[Stored data]
= Beginning of Section =

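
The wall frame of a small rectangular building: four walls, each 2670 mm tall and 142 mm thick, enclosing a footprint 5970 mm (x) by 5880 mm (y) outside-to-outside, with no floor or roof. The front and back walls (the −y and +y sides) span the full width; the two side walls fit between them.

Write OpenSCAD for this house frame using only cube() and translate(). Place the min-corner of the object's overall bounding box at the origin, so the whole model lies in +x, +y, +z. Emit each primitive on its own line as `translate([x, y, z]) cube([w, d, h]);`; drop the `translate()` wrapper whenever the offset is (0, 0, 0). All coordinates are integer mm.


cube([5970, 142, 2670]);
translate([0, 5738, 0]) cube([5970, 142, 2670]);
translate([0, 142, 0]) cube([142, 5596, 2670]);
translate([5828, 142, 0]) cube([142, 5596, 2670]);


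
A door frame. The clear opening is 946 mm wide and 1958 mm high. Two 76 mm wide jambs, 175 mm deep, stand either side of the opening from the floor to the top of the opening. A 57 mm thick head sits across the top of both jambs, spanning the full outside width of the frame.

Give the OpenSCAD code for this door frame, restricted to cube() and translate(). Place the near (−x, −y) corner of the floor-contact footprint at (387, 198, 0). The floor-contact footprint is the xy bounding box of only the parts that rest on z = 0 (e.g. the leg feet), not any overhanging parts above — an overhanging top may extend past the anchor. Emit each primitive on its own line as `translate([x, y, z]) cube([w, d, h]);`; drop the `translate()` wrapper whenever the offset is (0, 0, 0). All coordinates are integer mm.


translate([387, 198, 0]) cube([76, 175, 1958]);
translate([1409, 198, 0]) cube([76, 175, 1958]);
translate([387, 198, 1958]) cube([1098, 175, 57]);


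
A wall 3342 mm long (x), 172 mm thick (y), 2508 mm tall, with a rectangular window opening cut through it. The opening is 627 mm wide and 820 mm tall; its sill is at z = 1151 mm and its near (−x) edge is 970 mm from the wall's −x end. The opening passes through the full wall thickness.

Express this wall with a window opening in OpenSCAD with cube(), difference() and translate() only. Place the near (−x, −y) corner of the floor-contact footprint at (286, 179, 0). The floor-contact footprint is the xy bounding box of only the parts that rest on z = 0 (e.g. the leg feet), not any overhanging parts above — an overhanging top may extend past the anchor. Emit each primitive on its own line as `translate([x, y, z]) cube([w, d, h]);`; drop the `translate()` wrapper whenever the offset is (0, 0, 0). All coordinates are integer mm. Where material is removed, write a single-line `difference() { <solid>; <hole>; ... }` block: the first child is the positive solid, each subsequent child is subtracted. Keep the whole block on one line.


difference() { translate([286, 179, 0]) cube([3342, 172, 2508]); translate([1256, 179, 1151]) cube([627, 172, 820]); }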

= End of Section =
= Beginning of Section =

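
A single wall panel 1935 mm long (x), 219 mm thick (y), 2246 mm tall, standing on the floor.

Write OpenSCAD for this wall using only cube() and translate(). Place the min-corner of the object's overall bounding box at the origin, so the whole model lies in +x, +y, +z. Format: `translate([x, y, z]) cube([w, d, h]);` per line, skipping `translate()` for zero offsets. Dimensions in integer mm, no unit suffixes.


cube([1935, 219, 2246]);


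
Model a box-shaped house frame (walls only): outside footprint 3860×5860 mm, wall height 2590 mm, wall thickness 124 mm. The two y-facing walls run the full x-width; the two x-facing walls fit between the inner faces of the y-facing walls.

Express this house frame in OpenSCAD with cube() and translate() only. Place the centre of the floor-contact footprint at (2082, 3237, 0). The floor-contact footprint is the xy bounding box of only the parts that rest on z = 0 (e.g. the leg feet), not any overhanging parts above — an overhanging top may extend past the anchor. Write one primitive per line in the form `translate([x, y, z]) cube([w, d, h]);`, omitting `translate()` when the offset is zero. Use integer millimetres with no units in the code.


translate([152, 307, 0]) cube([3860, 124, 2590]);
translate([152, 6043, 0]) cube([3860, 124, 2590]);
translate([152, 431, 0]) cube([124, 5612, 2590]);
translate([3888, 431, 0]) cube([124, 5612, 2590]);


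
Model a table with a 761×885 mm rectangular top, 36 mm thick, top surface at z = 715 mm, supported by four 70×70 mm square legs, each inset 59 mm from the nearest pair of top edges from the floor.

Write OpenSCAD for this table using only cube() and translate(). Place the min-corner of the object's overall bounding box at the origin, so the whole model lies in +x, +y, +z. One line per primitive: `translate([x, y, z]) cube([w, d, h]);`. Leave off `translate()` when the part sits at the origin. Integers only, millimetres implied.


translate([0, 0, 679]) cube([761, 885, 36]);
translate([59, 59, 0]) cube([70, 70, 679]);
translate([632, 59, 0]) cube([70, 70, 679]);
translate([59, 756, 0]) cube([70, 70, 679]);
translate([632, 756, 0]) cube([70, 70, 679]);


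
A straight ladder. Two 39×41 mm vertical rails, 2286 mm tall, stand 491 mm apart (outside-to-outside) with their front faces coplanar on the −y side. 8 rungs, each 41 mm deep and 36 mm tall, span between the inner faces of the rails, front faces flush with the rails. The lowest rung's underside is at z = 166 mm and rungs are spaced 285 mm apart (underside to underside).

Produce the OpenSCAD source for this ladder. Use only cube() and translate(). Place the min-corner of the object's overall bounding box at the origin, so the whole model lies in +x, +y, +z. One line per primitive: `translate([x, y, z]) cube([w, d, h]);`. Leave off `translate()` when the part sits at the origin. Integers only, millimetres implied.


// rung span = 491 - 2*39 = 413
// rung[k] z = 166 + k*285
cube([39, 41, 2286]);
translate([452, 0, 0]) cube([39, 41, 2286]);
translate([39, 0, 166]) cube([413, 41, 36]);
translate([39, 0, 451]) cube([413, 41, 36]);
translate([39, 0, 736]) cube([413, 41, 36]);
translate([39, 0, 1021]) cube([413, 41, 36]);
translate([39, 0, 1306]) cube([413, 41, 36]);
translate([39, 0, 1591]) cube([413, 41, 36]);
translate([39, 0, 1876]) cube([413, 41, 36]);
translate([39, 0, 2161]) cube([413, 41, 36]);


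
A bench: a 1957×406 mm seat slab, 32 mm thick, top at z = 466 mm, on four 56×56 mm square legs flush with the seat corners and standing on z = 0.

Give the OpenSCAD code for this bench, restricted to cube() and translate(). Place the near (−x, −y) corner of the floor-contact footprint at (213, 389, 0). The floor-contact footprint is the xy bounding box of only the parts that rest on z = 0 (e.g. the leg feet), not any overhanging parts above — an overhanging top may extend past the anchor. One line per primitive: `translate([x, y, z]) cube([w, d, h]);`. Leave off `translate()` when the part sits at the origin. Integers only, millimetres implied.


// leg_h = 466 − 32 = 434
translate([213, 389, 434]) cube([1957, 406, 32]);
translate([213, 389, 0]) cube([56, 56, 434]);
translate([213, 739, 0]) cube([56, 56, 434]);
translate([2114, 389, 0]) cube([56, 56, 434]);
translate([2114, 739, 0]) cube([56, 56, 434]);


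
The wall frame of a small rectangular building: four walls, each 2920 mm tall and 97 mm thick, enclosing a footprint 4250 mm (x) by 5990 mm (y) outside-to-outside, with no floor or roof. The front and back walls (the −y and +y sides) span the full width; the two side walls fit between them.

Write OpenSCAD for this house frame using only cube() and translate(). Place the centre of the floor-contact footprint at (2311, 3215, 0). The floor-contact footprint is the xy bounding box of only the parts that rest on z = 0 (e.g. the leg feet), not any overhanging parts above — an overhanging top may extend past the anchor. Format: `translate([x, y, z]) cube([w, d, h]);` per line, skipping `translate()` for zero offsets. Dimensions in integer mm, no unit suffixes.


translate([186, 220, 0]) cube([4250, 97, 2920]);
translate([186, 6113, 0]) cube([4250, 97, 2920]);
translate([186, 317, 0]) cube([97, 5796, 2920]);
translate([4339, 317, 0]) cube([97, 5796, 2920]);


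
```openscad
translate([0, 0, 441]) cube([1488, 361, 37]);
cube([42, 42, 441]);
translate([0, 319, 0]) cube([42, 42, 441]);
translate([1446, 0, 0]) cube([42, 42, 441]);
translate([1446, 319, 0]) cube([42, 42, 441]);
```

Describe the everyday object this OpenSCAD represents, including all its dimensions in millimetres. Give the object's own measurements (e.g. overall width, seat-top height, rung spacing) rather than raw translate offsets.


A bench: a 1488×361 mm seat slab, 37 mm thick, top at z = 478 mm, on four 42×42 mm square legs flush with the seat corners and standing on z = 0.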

= End of Section =

• [Exercise requirements]
Print, from the entries above, the line with "Give the OpenSCAD code for this bench, restricted", the line with "walls, each 2920" and all lines between them, exactly and with nothing else.

• [Task output]
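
Give the OpenSCAD code for this bench, restricted to cube() and translate(). Place the near (−x, −y) corner of the floor-contact footprint at (213, 389, 0). The floor-contact footprint is the xy bounding box of only the parts that rest on z = 0 (e.g. the leg feet), not any overhanging parts above — an overhanging top may extend past the anchor. One line per primitive: `translate([x, y, z]) cube([w, d, h]);`. Leave off `translate()` when the part sits at the origin. Integers only, millimetres implied.


// leg_h = 466 − 32 = 434
translate([213, 389, 434]) cube([1957, 406, 32]);
translate([213, 389, 0]) cube([56, 56, 434]);
translate([213, 739, 0]) cube([56, 56, 434]);
translate([2114, 389, 0]) cube([56, 56, 434]);
translate([2114, 739, 0]) cube([56, 56, 434]);


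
The wall frame of a small rectangular building: four walls, each 2920 mm tall and 97 mm thick, enclosing a footprint 4250 mm (x) by 5990 mm (y) outside-to-outside, with no floor or roof. The front and back walls (the −y and +y sides) span the full width; the two side walls fit between them.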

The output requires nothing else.